(Exercise inputs)
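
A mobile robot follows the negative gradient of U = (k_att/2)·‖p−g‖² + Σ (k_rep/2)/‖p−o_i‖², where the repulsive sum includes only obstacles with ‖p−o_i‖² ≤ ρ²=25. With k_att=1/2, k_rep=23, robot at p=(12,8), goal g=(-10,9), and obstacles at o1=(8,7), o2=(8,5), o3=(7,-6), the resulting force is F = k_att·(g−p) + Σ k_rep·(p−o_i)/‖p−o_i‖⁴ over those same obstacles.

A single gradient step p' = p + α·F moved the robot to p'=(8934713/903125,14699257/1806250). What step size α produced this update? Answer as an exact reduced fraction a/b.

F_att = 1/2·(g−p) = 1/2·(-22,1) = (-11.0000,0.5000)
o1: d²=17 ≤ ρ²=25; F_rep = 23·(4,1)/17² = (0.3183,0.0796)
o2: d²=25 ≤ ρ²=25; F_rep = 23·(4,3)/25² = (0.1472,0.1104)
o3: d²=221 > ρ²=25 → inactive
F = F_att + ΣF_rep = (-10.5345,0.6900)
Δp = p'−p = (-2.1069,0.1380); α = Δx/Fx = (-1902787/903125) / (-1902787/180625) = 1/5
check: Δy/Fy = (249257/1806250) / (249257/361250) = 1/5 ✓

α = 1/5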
(End Exercise inputs)
Repeat the material above precisely.

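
A mobile robot follows the negative gradient of U = (k_att/2)·‖p−g‖² + Σ (k_rep/2)/‖p−o_i‖², where the repulsive sum includes only obstacles with ‖p−o_i‖² ≤ ρ²=25. With k_att=1/2, k_rep=23, robot at p=(12,8), goal g=(-10,9), and obstacles at o1=(8,7), o2=(8,5), o3=(7,-6), the resulting force is F = k_att·(g−p) + Σ k_rep·(p−o_i)/‖p−o_i‖⁴ over those same obstacles.

A single gradient step p' = p + α·F moved the robot to p'=(8934713/903125,14699257/1806250). What step size α produced this update? Answer as an exact reduced fraction a/b.

F_att = 1/2·(g−p) = 1/2·(-22,1) = (-11.0000,0.5000)
o1: d²=17 ≤ ρ²=25; F_rep = 23·(4,1)/17² = (0.3183,0.0796)
o2: d²=25 ≤ ρ²=25; F_rep = 23·(4,3)/25² = (0.1472,0.1104)
o3: d²=221 > ρ²=25 → inactive
F = F_att + ΣF_rep = (-10.5345,0.6900)
Δp = p'−p = (-2.1069,0.1380); α = Δx/Fx = (-1902787/903125) / (-1902787/180625) = 1/5
check: Δy/Fy = (249257/1806250) / (249257/361250) = 1/5 ✓

α = 1/5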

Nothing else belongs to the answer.